INSTRUCTIONS TO FOLLOW:
Only an exact repetition of the entries counts as an answer.

EXTRACTED ENTRIES:

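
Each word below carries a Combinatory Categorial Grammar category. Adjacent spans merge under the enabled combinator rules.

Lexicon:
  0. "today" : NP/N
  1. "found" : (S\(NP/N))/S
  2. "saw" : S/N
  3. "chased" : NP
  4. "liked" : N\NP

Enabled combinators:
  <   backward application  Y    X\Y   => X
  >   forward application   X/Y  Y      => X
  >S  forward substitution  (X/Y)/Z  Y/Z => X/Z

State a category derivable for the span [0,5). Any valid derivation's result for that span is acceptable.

S

[0,5] S   <
  [0,1] "today" : NP/N
  [1,5] S\(NP/N)   >
    [1,2] "found" : (S\(NP/N))/S
    [2,5] S   >
      [2,3] "saw" : S/N
      [3,5] N   <
        [3,4] "chased" : NP
        [4,5] "liked" : N\NP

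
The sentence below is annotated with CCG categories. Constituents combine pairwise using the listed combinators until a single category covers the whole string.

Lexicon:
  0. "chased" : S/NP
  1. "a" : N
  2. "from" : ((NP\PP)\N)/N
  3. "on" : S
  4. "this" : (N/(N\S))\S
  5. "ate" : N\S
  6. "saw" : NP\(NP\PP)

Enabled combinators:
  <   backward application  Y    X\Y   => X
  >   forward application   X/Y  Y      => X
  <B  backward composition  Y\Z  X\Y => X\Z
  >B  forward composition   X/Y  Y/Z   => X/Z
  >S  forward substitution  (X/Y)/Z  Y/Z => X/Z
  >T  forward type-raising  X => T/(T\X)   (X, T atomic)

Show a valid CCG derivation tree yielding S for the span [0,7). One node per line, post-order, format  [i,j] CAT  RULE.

[0,7] S   >
  [0,1] "chased" : S/NP
  [1,7] NP   <
    [1,6] NP\PP   <
      [1,2] "a" : N
      [2,6] (NP\PP)\N   >
        [2,3] "from" : ((NP\PP)\N)/N
        [3,6] N   >
          [3,5] N/(N\S)   <
            [3,4] "on" : S
            [4,5] "this" : (N/(N\S))\S
          [5,6] "ate" : N\S
    [6,7] "saw" : NP\(NP\PP)

[0,1] S/NP  lex  "chased"
[1,2] N  lex  "a"
[2,3] ((NP\PP)\N)/N  lex  "from"
[3,4] S  lex  "on"
[4,5] (N/(N\S))\S  lex  "this"
[3,5] N/(N\S)  <  k=4
[5,6] N\S  lex  "ate"
[3,6] N  >  k=5
[2,6] (NP\PP)\N  >  k=3
[1,6] NP\PP  <  k=2
[6,7] NP\(NP\PP)  lex  "saw"
[1,7] NP  <  k=6
[0,7] S  >  k=1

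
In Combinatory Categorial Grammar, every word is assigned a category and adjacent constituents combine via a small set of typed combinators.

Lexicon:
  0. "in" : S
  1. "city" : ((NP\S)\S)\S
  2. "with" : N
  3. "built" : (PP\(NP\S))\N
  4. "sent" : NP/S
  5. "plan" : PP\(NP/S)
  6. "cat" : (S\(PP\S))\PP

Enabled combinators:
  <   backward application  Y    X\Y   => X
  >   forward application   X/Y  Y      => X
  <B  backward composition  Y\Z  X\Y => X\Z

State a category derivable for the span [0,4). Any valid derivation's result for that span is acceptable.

[0,7] S   <
  [0,4] PP\S   <B
    [0,2] (NP\S)\S   <
      [0,1] "in" : S
      [1,2] "city" : ((NP\S)\S)\S
    [2,4] PP\(NP\S)   <
      [2,3] "with" : N
      [3,4] "built" : (PP\(NP\S))\N
  [4,7] S\(PP\S)   <
    [4,6] PP   <
      [4,5] "sent" : NP/S
      [5,6] "plan" : PP\(NP/S)
    [6,7] "cat" : (S\(PP\S))\PP

PP\S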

YOUR SOLUTION:
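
Each word below carries a Combinatory Categorial Grammar category. Adjacent spans merge under the enabled combinator rules.

Lexicon:
  0. "today" : NP/N
  1. "found" : (S\(NP/N))/S
  2. "saw" : S/N
  3. "chased" : NP
  4. "liked" : N\NP

Enabled combinators:
  <   backward application  Y    X\Y   => X
  >   forward application   X/Y  Y      => X
  >S  forward substitution  (X/Y)/Z  Y/Z => X/Z

State a category derivable for the span [0,5). Any valid derivation's result for that span is acceptable.

S

[0,5] S   <
  [0,1] "today" : NP/N
  [1,5] S\(NP/N)   >
    [1,2] "found" : (S\(NP/N))/S
    [2,5] S   >
      [2,3] "saw" : S/N
      [3,5] N   <
        [3,4] "chased" : NP
        [4,5] "liked" : N\NP

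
The sentence below is annotated with CCG categories. Constituents combine pairwise using the listed combinators until a single category covers the whole string.

Lexicon:
  0. "chased" : S/NP
  1. "a" : N
  2. "from" : ((NP\PP)\N)/N
  3. "on" : S
  4. "this" : (N/(N\S))\S
  5. "ate" : N\S
  6. "saw" : NP\(NP\PP)

Enabled combinators:
  <   backward application  Y    X\Y   => X
  >   forward application   X/Y  Y      => X
  <B  backward composition  Y\Z  X\Y => X\Z
  >B  forward composition   X/Y  Y/Z   => X/Z
  >S  forward substitution  (X/Y)/Z  Y/Z => X/Z
  >T  forward type-raising  X => T/(T\X)   (X, T atomic)

Show a valid CCG derivation tree yielding S for the span [0,7). One node per line, post-order, format  [i,j] CAT  RULE.

[0,7] S   >
  [0,1] "chased" : S/NP
  [1,7] NP   <
    [1,6] NP\PP   <
      [1,2] "a" : N
      [2,6] (NP\PP)\N   >
        [2,3] "from" : ((NP\PP)\N)/N
        [3,6] N   >
          [3,5] N/(N\S)   <
            [3,4] "on" : S
            [4,5] "this" : (N/(N\S))\S
          [5,6] "ate" : N\S
    [6,7] "saw" : NP\(NP\PP)

[0,1] S/NP  lex  "chased"
[1,2] N  lex  "a"
[2,3] ((NP\PP)\N)/N  lex  "from"
[3,4] S  lex  "on"
[4,5] (N/(N\S))\S  lex  "this"
[3,5] N/(N\S)  <  k=4
[5,6] N\S  lex  "ate"
[3,6] N  >  k=5
[2,6] (NP\PP)\N  >  k=3
[1,6] NP\PP  <  k=2
[6,7] NP\(NP\PP)  lex  "saw"
[1,7] NP  <  k=6
[0,7] S  >  k=1

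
In Combinatory Categorial Grammar, every word is assigned a category and adjacent constituents combine via a small set of typed combinators.

Lexicon:
  0. "in" : S
  1. "city" : ((NP\S)\S)\S
  2. "with" : N
  3. "built" : (PP\(NP\S))\N
  4. "sent" : NP/S
  5. "plan" : PP\(NP/S)
  6. "cat" : (S\(PP\S))\PP

Enabled combinators:
  <   backward application  Y    X\Y   => X
  >   forward application   X/Y  Y      => X
  <B  backward composition  Y\Z  X\Y => X\Z

State a category derivable for the span [0,4). Any valid derivation's result for that span is acceptable.

[0,7] S   <
  [0,4] PP\S   <B
    [0,2] (NP\S)\S   <
      [0,1] "in" : S
      [1,2] "city" : ((NP\S)\S)\S
    [2,4] PP\(NP\S)   <
      [2,3] "with" : N
      [3,4] "built" : (PP\(NP\S))\N
  [4,7] S\(PP\S)   <
    [4,6] PP   <
      [4,5] "sent" : NP/S
      [5,6] "plan" : PP\(NP/S)
    [6,7] "cat" : (S\(PP\S))\PP

PP\S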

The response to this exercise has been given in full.